### About this task:
Reproduce each entry exactly as written.

Entries taken from a collection:
>>>>>

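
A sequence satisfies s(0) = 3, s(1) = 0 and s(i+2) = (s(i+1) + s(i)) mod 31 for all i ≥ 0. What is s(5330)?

Computing terms: s(0) = 3,  s(1) = 0,  s(2) = 3,  s(3) = 3,  s(4) = 6,  s(5) = 9,  s(6) = 15,  s(7) = 24,  s(8) = 8,  s(9) = 1,  s(10) = 9,  s(11) = 10,  s(12) = 19,  s(13) = 29,  s(14) = 17,  s(15) = 15,  s(16) = 1,  s(17) = 16,  s(18) = 17,  s(19) = 2,  s(20) = 19,  s(21) = 21,  s(22) = 9,  s(23) = 30,  s(24) = 8,  s(25) = 7,  s(26) = 15,  s(27) = 22,  s(28) = 6,  s(29) = 28,  s(30) = 3,  s(31) = 0.
Since (s(30), s(31)) = (s(0), s(1)) = (3, 0) (two consecutive terms determine the rest), the sequence is periodic with period 30.
(5330 - 0) mod 30 = 20, so s(5330) = s(20) = 19.

19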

<<<<<

### Output of the task:
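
A sequence satisfies s(0) = 3, s(1) = 0 and s(i+2) = (s(i+1) + s(i)) mod 31 for all i ≥ 0. What is s(5330)?

Computing terms: s(0) = 3,  s(1) = 0,  s(2) = 3,  s(3) = 3,  s(4) = 6,  s(5) = 9,  s(6) = 15,  s(7) = 24,  s(8) = 8,  s(9) = 1,  s(10) = 9,  s(11) = 10,  s(12) = 19,  s(13) = 29,  s(14) = 17,  s(15) = 15,  s(16) = 1,  s(17) = 16,  s(18) = 17,  s(19) = 2,  s(20) = 19,  s(21) = 21,  s(22) = 9,  s(23) = 30,  s(24) = 8,  s(25) = 7,  s(26) = 15,  s(27) = 22,  s(28) = 6,  s(29) = 28,  s(30) = 3,  s(31) = 0.
Since (s(30), s(31)) = (s(0), s(1)) = (3, 0) (two consecutive terms determine the rest), the sequence is periodic with period 30.
(5330 - 0) mod 30 = 20, so s(5330) = s(20) = 19.

19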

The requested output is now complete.